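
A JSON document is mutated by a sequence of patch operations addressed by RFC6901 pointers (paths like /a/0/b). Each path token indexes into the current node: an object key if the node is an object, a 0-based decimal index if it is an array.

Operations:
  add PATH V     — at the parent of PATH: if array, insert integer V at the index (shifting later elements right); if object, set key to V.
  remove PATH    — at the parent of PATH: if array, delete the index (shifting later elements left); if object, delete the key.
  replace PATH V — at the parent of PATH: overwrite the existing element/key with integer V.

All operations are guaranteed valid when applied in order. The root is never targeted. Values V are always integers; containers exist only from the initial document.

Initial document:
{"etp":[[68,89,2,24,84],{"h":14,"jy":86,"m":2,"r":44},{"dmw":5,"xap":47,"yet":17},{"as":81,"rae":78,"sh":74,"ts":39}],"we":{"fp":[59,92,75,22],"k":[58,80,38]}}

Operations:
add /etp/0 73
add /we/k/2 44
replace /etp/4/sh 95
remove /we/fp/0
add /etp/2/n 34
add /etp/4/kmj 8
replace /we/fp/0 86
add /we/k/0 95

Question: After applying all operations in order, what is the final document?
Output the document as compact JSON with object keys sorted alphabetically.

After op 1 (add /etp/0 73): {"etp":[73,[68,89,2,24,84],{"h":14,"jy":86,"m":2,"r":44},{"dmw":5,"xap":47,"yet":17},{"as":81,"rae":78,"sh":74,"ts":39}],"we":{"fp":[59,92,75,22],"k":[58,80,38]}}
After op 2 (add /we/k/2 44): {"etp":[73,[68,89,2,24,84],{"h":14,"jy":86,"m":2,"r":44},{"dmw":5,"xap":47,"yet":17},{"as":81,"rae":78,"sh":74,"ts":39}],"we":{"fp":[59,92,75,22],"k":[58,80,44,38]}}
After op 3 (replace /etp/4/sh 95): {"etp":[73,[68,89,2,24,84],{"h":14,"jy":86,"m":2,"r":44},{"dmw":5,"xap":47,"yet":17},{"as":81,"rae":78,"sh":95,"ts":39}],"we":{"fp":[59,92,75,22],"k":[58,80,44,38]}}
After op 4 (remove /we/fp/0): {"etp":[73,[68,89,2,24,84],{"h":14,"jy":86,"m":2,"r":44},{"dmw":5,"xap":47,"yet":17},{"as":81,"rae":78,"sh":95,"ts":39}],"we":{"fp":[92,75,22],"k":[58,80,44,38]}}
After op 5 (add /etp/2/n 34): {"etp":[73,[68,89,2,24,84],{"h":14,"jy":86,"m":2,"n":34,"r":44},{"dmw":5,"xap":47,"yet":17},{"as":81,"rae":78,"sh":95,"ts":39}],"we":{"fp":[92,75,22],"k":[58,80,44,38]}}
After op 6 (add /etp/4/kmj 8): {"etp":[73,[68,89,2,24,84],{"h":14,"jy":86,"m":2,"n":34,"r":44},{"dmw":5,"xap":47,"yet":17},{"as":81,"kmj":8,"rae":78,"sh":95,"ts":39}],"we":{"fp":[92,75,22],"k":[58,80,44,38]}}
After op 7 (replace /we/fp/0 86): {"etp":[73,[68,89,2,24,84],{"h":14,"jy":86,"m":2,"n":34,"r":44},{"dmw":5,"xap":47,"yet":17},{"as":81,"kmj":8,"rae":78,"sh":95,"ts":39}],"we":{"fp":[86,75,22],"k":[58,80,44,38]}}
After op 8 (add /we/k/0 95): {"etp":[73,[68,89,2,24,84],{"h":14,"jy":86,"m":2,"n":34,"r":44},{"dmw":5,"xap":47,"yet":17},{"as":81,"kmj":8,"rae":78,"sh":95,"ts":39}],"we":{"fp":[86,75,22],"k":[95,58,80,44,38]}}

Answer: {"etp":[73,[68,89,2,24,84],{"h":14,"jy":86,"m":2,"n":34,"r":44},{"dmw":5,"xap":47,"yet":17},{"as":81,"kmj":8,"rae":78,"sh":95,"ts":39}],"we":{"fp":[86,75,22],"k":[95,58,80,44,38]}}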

Exercise instructions
A single figure must be given: how many lines of the records above include the string "shifting".

Answer box
2